TASK TO CARRY OUT :: Once you have located the line containing "The following diversion" in the material below, return it exactly along with each line after it through the line containing "- Glasmere at 2.2026°N, 104.3329°E".

MATERIALS PROVIDED ::
──────

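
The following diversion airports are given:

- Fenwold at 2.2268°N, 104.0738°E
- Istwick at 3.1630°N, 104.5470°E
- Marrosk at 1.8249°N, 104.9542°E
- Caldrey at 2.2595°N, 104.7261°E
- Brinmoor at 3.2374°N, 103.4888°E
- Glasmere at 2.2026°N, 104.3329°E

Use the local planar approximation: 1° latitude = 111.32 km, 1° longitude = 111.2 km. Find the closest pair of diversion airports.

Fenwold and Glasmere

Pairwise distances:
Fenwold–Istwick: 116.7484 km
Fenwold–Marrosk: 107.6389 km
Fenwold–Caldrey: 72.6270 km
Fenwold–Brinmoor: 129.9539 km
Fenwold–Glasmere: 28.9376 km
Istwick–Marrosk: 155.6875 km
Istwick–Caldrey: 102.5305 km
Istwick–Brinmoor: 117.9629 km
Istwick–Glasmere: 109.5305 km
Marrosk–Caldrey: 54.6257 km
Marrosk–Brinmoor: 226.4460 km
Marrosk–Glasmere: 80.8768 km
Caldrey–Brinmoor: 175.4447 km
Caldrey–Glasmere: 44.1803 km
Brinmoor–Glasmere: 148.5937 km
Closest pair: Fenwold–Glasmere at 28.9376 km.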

──────

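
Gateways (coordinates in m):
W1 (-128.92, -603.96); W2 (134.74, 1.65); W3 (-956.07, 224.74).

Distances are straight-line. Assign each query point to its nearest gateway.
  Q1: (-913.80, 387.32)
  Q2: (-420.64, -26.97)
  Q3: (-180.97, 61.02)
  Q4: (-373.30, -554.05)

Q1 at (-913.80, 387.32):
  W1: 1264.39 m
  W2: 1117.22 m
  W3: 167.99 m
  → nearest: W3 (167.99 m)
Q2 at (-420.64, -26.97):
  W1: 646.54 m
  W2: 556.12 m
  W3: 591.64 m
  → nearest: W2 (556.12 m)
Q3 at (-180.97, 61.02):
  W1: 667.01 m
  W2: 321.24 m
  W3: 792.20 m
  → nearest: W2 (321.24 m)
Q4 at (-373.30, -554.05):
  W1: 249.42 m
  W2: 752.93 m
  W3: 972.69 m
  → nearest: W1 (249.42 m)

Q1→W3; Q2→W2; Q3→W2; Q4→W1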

──────

SOLUTION ::
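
The following diversion airports are given:

- Fenwold at 2.2268°N, 104.0738°E
- Istwick at 3.1630°N, 104.5470°E
- Marrosk at 1.8249°N, 104.9542°E
- Caldrey at 2.2595°N, 104.7261°E
- Brinmoor at 3.2374°N, 103.4888°E
- Glasmere at 2.2026°N, 104.3329°E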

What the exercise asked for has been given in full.